Records for this task Start Marker

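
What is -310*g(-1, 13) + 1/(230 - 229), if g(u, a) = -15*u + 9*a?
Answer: -40919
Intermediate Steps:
-310*g(-1, 13) + 1/(230 - 229) = -310*(-15*(-1) + 9*13) + 1/(230 - 229) = -310*(15 + 117) + 1/1 = -310*132 + 1 = -40920 + 1 = -40919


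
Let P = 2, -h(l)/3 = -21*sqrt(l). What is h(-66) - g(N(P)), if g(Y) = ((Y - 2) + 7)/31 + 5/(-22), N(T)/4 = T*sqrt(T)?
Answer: 45/682 - 8*sqrt(2)/31 + 63*I*sqrt(66) ≈ -0.29898 + 511.81*I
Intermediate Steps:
h(l) = 63*sqrt(l) (h(l) = -(-63)*sqrt(l) = 63*sqrt(l))
N(T) = 4*T**(3/2) (N(T) = 4*(T*sqrt(T)) = 4*T**(3/2))
g(Y) = -45/682 + Y/31 (g(Y) = ((-2 + Y) + 7)*(1/31) + 5*(-1/22) = (5 + Y)*(1/31) - 5/22 = (5/31 + Y/31) - 5/22 = -45/682 + Y/31)
h(-66) - g(N(P)) = 63*sqrt(-66) - (-45/682 + (4*2**(3/2))/31) = 63*(I*sqrt(66)) - (-45/682 + (4*(2*sqrt(2)))/31) = 63*I*sqrt(66) - (-45/682 + (8*sqrt(2))/31) = 63*I*sqrt(66) - (-45/682 + 8*sqrt(2)/31) = 63*I*sqrt(66) + (45/682 - 8*sqrt(2)/31) = 45/682 - 8*sqrt(2)/31 + 63*I*sqrt(66)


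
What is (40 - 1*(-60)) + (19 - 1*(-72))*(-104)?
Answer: -9364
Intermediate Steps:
(40 - 1*(-60)) + (19 - 1*(-72))*(-104) = (40 + 60) + (19 + 72)*(-104) = 100 + 91*(-104) = 100 - 9464 = -9364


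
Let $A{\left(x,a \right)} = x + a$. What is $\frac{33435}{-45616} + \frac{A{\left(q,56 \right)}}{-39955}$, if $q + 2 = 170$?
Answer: $- \frac{1346113409}{1822587280} \approx -0.73857$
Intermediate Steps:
$q = 168$ ($q = -2 + 170 = 168$)
$A{\left(x,a \right)} = a + x$
$\frac{33435}{-45616} + \frac{A{\left(q,56 \right)}}{-39955} = \frac{33435}{-45616} + \frac{56 + 168}{-39955} = 33435 \left(- \frac{1}{45616}\right) + 224 \left(- \frac{1}{39955}\right) = - \frac{33435}{45616} - \frac{224}{39955} = - \frac{1346113409}{1822587280}$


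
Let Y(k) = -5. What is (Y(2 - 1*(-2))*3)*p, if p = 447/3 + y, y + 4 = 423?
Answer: -8520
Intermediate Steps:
y = 419 (y = -4 + 423 = 419)
p = 568 (p = 447/3 + 419 = 447*(⅓) + 419 = 149 + 419 = 568)
(Y(2 - 1*(-2))*3)*p = -5*3*568 = -15*568 = -8520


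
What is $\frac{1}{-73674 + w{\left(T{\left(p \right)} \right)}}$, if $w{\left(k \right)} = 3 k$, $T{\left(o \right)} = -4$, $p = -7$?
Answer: $- \frac{1}{73686} \approx -1.3571 \cdot 10^{-5}$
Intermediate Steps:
$\frac{1}{-73674 + w{\left(T{\left(p \right)} \right)}} = \frac{1}{-73674 + 3 \left(-4\right)} = \frac{1}{-73674 - 12} = \frac{1}{-73686} = - \frac{1}{73686}$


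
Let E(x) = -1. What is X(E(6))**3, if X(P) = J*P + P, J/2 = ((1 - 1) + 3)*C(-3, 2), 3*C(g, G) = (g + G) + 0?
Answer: 1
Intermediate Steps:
C(g, G) = G/3 + g/3 (C(g, G) = ((g + G) + 0)/3 = ((G + g) + 0)/3 = (G + g)/3 = G/3 + g/3)
J = -2 (J = 2*(((1 - 1) + 3)*((1/3)*2 + (1/3)*(-3))) = 2*((0 + 3)*(2/3 - 1)) = 2*(3*(-1/3)) = 2*(-1) = -2)
X(P) = -P (X(P) = -2*P + P = -P)
X(E(6))**3 = (-1*(-1))**3 = 1**3 = 1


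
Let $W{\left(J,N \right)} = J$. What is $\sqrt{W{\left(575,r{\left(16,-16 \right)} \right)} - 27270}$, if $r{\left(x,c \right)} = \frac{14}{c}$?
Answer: $i \sqrt{26695} \approx 163.39 i$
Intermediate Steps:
$\sqrt{W{\left(575,r{\left(16,-16 \right)} \right)} - 27270} = \sqrt{575 - 27270} = \sqrt{-26695} = i \sqrt{26695}$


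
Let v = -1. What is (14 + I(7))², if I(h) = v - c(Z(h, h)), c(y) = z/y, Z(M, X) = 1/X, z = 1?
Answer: 36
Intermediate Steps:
c(y) = 1/y
I(h) = -1 - h (I(h) = -1 - 1/(1/h) = -1 - h)
(14 + I(7))² = (14 + (-1 - 1*7))² = (14 + (-1 - 7))² = (14 - 8)² = 6² = 36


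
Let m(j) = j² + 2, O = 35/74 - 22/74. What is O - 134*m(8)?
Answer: -654443/74 ≈ -8843.8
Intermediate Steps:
O = 13/74 (O = 35*(1/74) - 22*1/74 = 35/74 - 11/37 = 13/74 ≈ 0.17568)
m(j) = 2 + j²
O - 134*m(8) = 13/74 - 134*(2 + 8²) = 13/74 - 134*(2 + 64) = 13/74 - 134*66 = 13/74 - 8844 = -654443/74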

Records for this task End Marker

Task description:
Reproduce every line above without error.

Expected output:
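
What is -310*g(-1, 13) + 1/(230 - 229), if g(u, a) = -15*u + 9*a?
Answer: -40919
Intermediate Steps:
-310*g(-1, 13) + 1/(230 - 229) = -310*(-15*(-1) + 9*13) + 1/(230 - 229) = -310*(15 + 117) + 1/1 = -310*132 + 1 = -40920 + 1 = -40919


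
Let P = 2, -h(l)/3 = -21*sqrt(l). What is h(-66) - g(N(P)), if g(Y) = ((Y - 2) + 7)/31 + 5/(-22), N(T)/4 = T*sqrt(T)?
Answer: 45/682 - 8*sqrt(2)/31 + 63*I*sqrt(66) ≈ -0.29898 + 511.81*I
Intermediate Steps:
h(l) = 63*sqrt(l) (h(l) = -(-63)*sqrt(l) = 63*sqrt(l))
N(T) = 4*T**(3/2) (N(T) = 4*(T*sqrt(T)) = 4*T**(3/2))
g(Y) = -45/682 + Y/31 (g(Y) = ((-2 + Y) + 7)*(1/31) + 5*(-1/22) = (5 + Y)*(1/31) - 5/22 = (5/31 + Y/31) - 5/22 = -45/682 + Y/31)
h(-66) - g(N(P)) = 63*sqrt(-66) - (-45/682 + (4*2**(3/2))/31) = 63*(I*sqrt(66)) - (-45/682 + (4*(2*sqrt(2)))/31) = 63*I*sqrt(66) - (-45/682 + (8*sqrt(2))/31) = 63*I*sqrt(66) - (-45/682 + 8*sqrt(2)/31) = 63*I*sqrt(66) + (45/682 - 8*sqrt(2)/31) = 45/682 - 8*sqrt(2)/31 + 63*I*sqrt(66)


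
What is (40 - 1*(-60)) + (19 - 1*(-72))*(-104)?
Answer: -9364
Intermediate Steps:
(40 - 1*(-60)) + (19 - 1*(-72))*(-104) = (40 + 60) + (19 + 72)*(-104) = 100 + 91*(-104) = 100 - 9464 = -9364


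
Let $A{\left(x,a \right)} = x + a$. What is $\frac{33435}{-45616} + \frac{A{\left(q,56 \right)}}{-39955}$, if $q + 2 = 170$?
Answer: $- \frac{1346113409}{1822587280} \approx -0.73857$
Intermediate Steps:
$q = 168$ ($q = -2 + 170 = 168$)
$A{\left(x,a \right)} = a + x$
$\frac{33435}{-45616} + \frac{A{\left(q,56 \right)}}{-39955} = \frac{33435}{-45616} + \frac{56 + 168}{-39955} = 33435 \left(- \frac{1}{45616}\right) + 224 \left(- \frac{1}{39955}\right) = - \frac{33435}{45616} - \frac{224}{39955} = - \frac{1346113409}{1822587280}$


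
Let Y(k) = -5. What is (Y(2 - 1*(-2))*3)*p, if p = 447/3 + y, y + 4 = 423?
Answer: -8520
Intermediate Steps:
y = 419 (y = -4 + 423 = 419)
p = 568 (p = 447/3 + 419 = 447*(⅓) + 419 = 149 + 419 = 568)
(Y(2 - 1*(-2))*3)*p = -5*3*568 = -15*568 = -8520


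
What is $\frac{1}{-73674 + w{\left(T{\left(p \right)} \right)}}$, if $w{\left(k \right)} = 3 k$, $T{\left(o \right)} = -4$, $p = -7$?
Answer: $- \frac{1}{73686} \approx -1.3571 \cdot 10^{-5}$
Intermediate Steps:
$\frac{1}{-73674 + w{\left(T{\left(p \right)} \right)}} = \frac{1}{-73674 + 3 \left(-4\right)} = \frac{1}{-73674 - 12} = \frac{1}{-73686} = - \frac{1}{73686}$


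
Let E(x) = -1. What is X(E(6))**3, if X(P) = J*P + P, J/2 = ((1 - 1) + 3)*C(-3, 2), 3*C(g, G) = (g + G) + 0?
Answer: 1
Intermediate Steps:
C(g, G) = G/3 + g/3 (C(g, G) = ((g + G) + 0)/3 = ((G + g) + 0)/3 = (G + g)/3 = G/3 + g/3)
J = -2 (J = 2*(((1 - 1) + 3)*((1/3)*2 + (1/3)*(-3))) = 2*((0 + 3)*(2/3 - 1)) = 2*(3*(-1/3)) = 2*(-1) = -2)
X(P) = -P (X(P) = -2*P + P = -P)
X(E(6))**3 = (-1*(-1))**3 = 1**3 = 1


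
Let $W{\left(J,N \right)} = J$. What is $\sqrt{W{\left(575,r{\left(16,-16 \right)} \right)} - 27270}$, if $r{\left(x,c \right)} = \frac{14}{c}$?
Answer: $i \sqrt{26695} \approx 163.39 i$
Intermediate Steps:
$\sqrt{W{\left(575,r{\left(16,-16 \right)} \right)} - 27270} = \sqrt{575 - 27270} = \sqrt{-26695} = i \sqrt{26695}$


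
Let v = -1. What is (14 + I(7))², if I(h) = v - c(Z(h, h)), c(y) = z/y, Z(M, X) = 1/X, z = 1?
Answer: 36
Intermediate Steps:
c(y) = 1/y
I(h) = -1 - h (I(h) = -1 - 1/(1/h) = -1 - h)
(14 + I(7))² = (14 + (-1 - 1*7))² = (14 + (-1 - 7))² = (14 - 8)² = 6² = 36


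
Let m(j) = j² + 2, O = 35/74 - 22/74. What is O - 134*m(8)?
Answer: -654443/74 ≈ -8843.8
Intermediate Steps:
O = 13/74 (O = 35*(1/74) - 22*1/74 = 35/74 - 11/37 = 13/74 ≈ 0.17568)
m(j) = 2 + j²
O - 134*m(8) = 13/74 - 134*(2 + 8²) = 13/74 - 134*(2 + 64) = 13/74 - 134*66 = 13/74 - 8844 = -654443/74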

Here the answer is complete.